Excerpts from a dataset
****************************************
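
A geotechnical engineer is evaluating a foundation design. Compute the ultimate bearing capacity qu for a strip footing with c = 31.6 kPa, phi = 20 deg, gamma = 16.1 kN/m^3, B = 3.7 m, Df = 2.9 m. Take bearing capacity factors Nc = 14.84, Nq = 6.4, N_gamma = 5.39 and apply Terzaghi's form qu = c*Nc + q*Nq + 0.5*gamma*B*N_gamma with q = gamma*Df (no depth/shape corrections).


Compute qu = c*Nc + gamma*Df*Nq + 0.5*gamma*B*N_gamma
Term 1: 31.6 * 14.84 = 468.944
Term 2: 16.1 * 2.9 * 6.4 = 298.816
Term 3: 0.5 * 16.1 * 3.7 * 5.39 = 160.54115
qu = 468.944 + 298.816 + 160.54115
qu = 928.3 kPa


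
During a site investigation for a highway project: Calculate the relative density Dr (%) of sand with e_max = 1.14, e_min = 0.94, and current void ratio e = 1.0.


Result: 70.0 %

Derivation:
Using Dr = (e_max - e) / (e_max - e_min) * 100
e_max - e = 1.14 - 1.0 = 0.14
e_max - e_min = 1.14 - 0.94 = 0.2
Dr = 0.14 / 0.2 * 100
Dr = 70.0 %


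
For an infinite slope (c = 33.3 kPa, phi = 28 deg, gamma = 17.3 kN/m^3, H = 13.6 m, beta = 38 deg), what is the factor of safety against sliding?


Using Fs = c / (gamma*H*sin(beta)*cos(beta)) + tan(phi)/tan(beta)
Cohesion contribution = 33.3 / (17.3*13.6*sin(38)*cos(38))
Cohesion contribution = 0.291733
Friction contribution = tan(28)/tan(38) = 0.680557
Fs = 0.291733 + 0.680557
Fs = 0.972


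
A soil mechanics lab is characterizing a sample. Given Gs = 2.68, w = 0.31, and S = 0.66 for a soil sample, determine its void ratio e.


Result: 1.2588

Derivation:
Using the relation e = Gs * w / S
e = 2.68 * 0.31 / 0.66
e = 1.2588


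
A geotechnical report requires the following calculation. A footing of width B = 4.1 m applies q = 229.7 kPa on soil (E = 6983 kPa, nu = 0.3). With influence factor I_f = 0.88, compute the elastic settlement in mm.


Result: 108.001 mm

Derivation:
Using Se = q * B * (1 - nu^2) * I_f / E
1 - nu^2 = 1 - 0.3^2 = 0.91
Se = 229.7 * 4.1 * 0.91 * 0.88 / 6983
Se = 0.108001 m
Convert to mm: Se = 0.108001 * 1000 = 108.001 mm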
****************************************
All the data above should be restated in full, exactly.

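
A geotechnical engineer is evaluating a foundation design. Compute the ultimate bearing capacity qu for a strip footing with c = 31.6 kPa, phi = 20 deg, gamma = 16.1 kN/m^3, B = 3.7 m, Df = 2.9 m. Take bearing capacity factors Nc = 14.84, Nq = 6.4, N_gamma = 5.39 and apply Terzaghi's form qu = c*Nc + q*Nq + 0.5*gamma*B*N_gamma with q = gamma*Df (no depth/shape corrections).


Compute qu = c*Nc + gamma*Df*Nq + 0.5*gamma*B*N_gamma
Term 1: 31.6 * 14.84 = 468.944
Term 2: 16.1 * 2.9 * 6.4 = 298.816
Term 3: 0.5 * 16.1 * 3.7 * 5.39 = 160.54115
qu = 468.944 + 298.816 + 160.54115
qu = 928.3 kPa


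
During a site investigation for a highway project: Calculate the relative density Dr (%) of sand with e_max = 1.14, e_min = 0.94, and current void ratio e = 1.0.


Result: 70.0 %

Derivation:
Using Dr = (e_max - e) / (e_max - e_min) * 100
e_max - e = 1.14 - 1.0 = 0.14
e_max - e_min = 1.14 - 0.94 = 0.2
Dr = 0.14 / 0.2 * 100
Dr = 70.0 %


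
For an infinite slope (c = 33.3 kPa, phi = 28 deg, gamma = 17.3 kN/m^3, H = 13.6 m, beta = 38 deg), what is the factor of safety against sliding?


Using Fs = c / (gamma*H*sin(beta)*cos(beta)) + tan(phi)/tan(beta)
Cohesion contribution = 33.3 / (17.3*13.6*sin(38)*cos(38))
Cohesion contribution = 0.291733
Friction contribution = tan(28)/tan(38) = 0.680557
Fs = 0.291733 + 0.680557
Fs = 0.972


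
A soil mechanics lab is characterizing a sample. Given Gs = 2.68, w = 0.31, and S = 0.66 for a soil sample, determine its void ratio e.


Result: 1.2588

Derivation:
Using the relation e = Gs * w / S
e = 2.68 * 0.31 / 0.66
e = 1.2588


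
A geotechnical report requires the following calculation. A footing of width B = 4.1 m applies q = 229.7 kPa on soil (E = 6983 kPa, nu = 0.3). With influence factor I_f = 0.88, compute the elastic settlement in mm.


Result: 108.001 mm

Derivation:
Using Se = q * B * (1 - nu^2) * I_f / E
1 - nu^2 = 1 - 0.3^2 = 0.91
Se = 229.7 * 4.1 * 0.91 * 0.88 / 6983
Se = 0.108001 m
Convert to mm: Se = 0.108001 * 1000 = 108.001 mm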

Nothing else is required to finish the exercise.